Supplied entries —
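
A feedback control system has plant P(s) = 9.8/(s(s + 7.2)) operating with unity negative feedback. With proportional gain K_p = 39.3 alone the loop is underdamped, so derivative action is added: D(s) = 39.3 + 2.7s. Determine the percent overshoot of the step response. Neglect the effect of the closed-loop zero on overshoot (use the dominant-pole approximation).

Forward path: (39.3 + 2.7s)·9.8/(s(s+7.2)). The closed-loop characteristic equation is s² + (7.2 + 9.8·2.7)s + 9.8·39.3 = 0.
That is s² + 33.66s + 385.1 = 0, so ω_n = 19.62 rad/s and ζ = 33.66/(2·19.62) = 0.8576.
%OS = 100·exp(−πζ/√(1−ζ²)) = 0.531%.

0.531%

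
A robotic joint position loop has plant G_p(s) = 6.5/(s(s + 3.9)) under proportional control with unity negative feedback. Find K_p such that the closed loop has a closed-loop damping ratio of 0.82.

Closed-loop characteristic equation: s² + 3.9s + K_p·6.5 = 0.
So ω_n = √(6.5K_p) and 2ζω_n = 3.9, giving ζ = 3.9/(2√(6.5K_p)).
Setting ζ = 0.82: √(6.5K_p) = 3.9/(2·0.82) = 2.378, so K_p = 5.655/6.5 = 0.87.

K_p = 0.87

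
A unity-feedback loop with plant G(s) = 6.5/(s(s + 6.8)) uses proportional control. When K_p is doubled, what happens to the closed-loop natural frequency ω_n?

ω_n = √(6.5·K_p), which grows with K_p.

increase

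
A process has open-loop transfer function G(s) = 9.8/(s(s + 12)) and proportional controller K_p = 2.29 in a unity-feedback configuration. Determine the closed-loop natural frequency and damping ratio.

1 + K_p·G(s) = 0 gives s² + 12s + 22.44 = 0.
So ω_n² = 22.44 ⇒ ω_n = 4.737 rad/s, and ζ = 12/(2ω_n) = 1.27.

ω_n = 4.74 rad/s, ζ = 1.27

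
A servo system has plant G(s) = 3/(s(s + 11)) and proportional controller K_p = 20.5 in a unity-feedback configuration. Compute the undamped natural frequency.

ω_n = 7.84 rad/s

The closed-loop denominator is s(s+11) + 20.5·3 = s² + 11s + 61.5.
Matching s² + 2ζω_n s + ω_n²: ω_n = √61.5 = 7.842 rad/s and 2ζω_n = 11, so ζ = 11/(2·7.842) = 0.701.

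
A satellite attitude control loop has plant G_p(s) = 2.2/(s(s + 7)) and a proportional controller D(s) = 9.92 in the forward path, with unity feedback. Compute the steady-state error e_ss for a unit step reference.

The open loop D(s)G_p(s) has a pole at the origin (type 1), so the static position error constant is infinite and e_ss = 1/(1+∞) = 0.

0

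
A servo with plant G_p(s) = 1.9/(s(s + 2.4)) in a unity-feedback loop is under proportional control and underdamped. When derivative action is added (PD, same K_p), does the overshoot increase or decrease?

decrease

The derivative term adds K·K_d to the s-coefficient of the characteristic equation, raising 2ζω_n while ω_n is unchanged; ζ increases, so overshoot decreases.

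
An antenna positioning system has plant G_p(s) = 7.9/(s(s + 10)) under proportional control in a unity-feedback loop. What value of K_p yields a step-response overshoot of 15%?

From %OS = 100·exp(−πζ/√(1−ζ²)) = 15%, ζ = −ln(0.15)/√(π²+ln²(0.15)) = 0.5169.
Characteristic equation s² + 10s + 7.9K_p = 0 gives ζ = 10/(2√(7.9K_p)).
Setting ζ = 0.5169: √(7.9K_p) = 10/(2·0.5169) = 9.672, so K_p = 93.56/7.9 = 11.8.

K_p = 11.8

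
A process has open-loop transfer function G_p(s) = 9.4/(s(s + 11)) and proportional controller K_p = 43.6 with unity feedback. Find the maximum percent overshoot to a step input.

41.2%

Closed-loop characteristic equation: s² + 11s + 409.8 = 0, so ω_n = 20.24 rad/s and ζ = 11/(2·20.24) = 0.2717.
%OS = 100·exp(−πζ/√(1−ζ²)) = 100·exp(−π·0.2717/√0.9262) = 41.2%.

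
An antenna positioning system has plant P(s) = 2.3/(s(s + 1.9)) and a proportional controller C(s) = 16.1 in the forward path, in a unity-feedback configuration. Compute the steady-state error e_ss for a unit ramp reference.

The loop has one pole at the origin (type 1). Velocity error constant K_v = lim_{s→0} s·C(s)P(s) = 16.1·2.3/1.9 = 19.49.
Steady-state error to a unit ramp: e_ss = 1/K_v = 0.0513.

0.0513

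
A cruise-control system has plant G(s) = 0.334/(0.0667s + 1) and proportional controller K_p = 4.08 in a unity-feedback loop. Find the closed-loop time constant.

Closed loop: T(s) = K_p·G/(1+K_p·G) = 1.363/(0.0667s + 1 + 1.363), with pole at s = −(1 + 1.363)/0.0667 = −35.42.
Closed-loop time constant τ = 1/35.42 = 0.0282 s.

τ = 0.0282 s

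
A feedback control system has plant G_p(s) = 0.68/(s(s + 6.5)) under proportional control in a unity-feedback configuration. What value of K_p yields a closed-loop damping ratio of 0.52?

K_p = 57.4

Closed-loop characteristic equation: s² + 6.5s + K_p·0.68 = 0.
So ω_n = √(0.68K_p) and 2ζω_n = 6.5, giving ζ = 6.5/(2√(0.68K_p)).
Setting ζ = 0.52: √(0.68K_p) = 6.5/(2·0.52) = 6.25, so K_p = 39.06/0.68 = 57.4.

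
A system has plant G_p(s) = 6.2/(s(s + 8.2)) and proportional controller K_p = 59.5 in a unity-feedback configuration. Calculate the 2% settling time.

T_s ≈ 0.976 s

Closed-loop characteristic equation: s² + 8.2s + 368.9 = 0, so ω_n = 19.21 rad/s and ζ = 8.2/(2·19.21) = 0.2135.
2% settling time T_s ≈ 4/(ζω_n) = 4/4.1 = 0.976 s.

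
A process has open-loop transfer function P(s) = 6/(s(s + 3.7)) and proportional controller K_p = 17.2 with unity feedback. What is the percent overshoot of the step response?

The closed-loop denominator s² + 3.7s + 103.2 gives ω_n = √103.2 = 10.16 and ζ = 3.7/(2ω_n) = 0.1821.
%OS = 100·exp(−πζ/√(1−ζ²)) = 100·exp(−π·0.1821/√0.9668) = 55.9%.

55.9%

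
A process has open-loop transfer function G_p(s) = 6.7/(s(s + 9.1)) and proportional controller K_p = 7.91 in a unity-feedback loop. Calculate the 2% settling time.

T_s ≈ 0.879 s

The closed-loop denominator s² + 9.1s + 53 gives ω_n = √53 = 7.28 and ζ = 9.1/(2ω_n) = 0.625.
2% settling time T_s ≈ 4/(ζω_n) = 4/4.55 = 0.879 s.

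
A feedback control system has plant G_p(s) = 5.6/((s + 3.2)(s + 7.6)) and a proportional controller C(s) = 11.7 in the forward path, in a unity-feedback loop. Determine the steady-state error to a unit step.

The loop is type 0. Static position error constant K_pos = C(0)·G_p(0) = 11.7·0.2303 = 2.694.
Steady-state error to a unit step: e_ss = 1/(1+K_pos) = 1/3.694 = 0.271.

0.271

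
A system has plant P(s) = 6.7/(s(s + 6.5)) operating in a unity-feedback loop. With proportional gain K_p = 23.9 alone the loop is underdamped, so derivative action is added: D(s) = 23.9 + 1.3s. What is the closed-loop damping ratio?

Forward path: (23.9 + 1.3s)·6.7/(s(s+6.5)). The closed-loop characteristic equation is s² + (6.5 + 6.7·1.3)s + 6.7·23.9 = 0.
That is s² + 15.21s + 160.1 = 0, so ω_n = 12.65 rad/s and ζ = 15.21/(2·12.65) = 0.601.

ζ = 0.601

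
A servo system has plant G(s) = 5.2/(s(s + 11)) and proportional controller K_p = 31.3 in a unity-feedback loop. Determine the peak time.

The closed-loop denominator s² + 11s + 162.8 gives ω_n = √162.8 = 12.76 and ζ = 11/(2ω_n) = 0.4311.
Damped frequency ω_d = ω_n√(1−ζ²) = 11.51 rad/s, so peak time T_p = π/ω_d = 0.273 s.

T_p = 0.273 s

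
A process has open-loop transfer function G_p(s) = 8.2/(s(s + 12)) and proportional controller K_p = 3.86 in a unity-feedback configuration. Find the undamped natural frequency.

ω_n = 5.63 rad/s

With unity feedback the closed-loop characteristic equation is s² + 12s + 3.86·8.2 = s² + 12s + 31.65 = 0.
Matching s² + 2ζω_n s + ω_n²: ω_n = √31.65 = 5.626 rad/s and 2ζω_n = 12, so ζ = 12/(2·5.626) = 1.07.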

What to do —
With the line containing "A process has open-loop transfer function G_p(s) = 8.2/(s(s" as the first and the last line of the records as the final one, print exactly the lines in that span.

Solution —
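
A process has open-loop transfer function G_p(s) = 8.2/(s(s + 12)) and proportional controller K_p = 3.86 in a unity-feedback configuration. Find the undamped natural frequency.

ω_n = 5.63 rad/s

With unity feedback the closed-loop characteristic equation is s² + 12s + 3.86·8.2 = s² + 12s + 31.65 = 0.
Matching s² + 2ζω_n s + ω_n²: ω_n = √31.65 = 5.626 rad/s and 2ζω_n = 12, so ζ = 12/(2·5.626) = 1.07.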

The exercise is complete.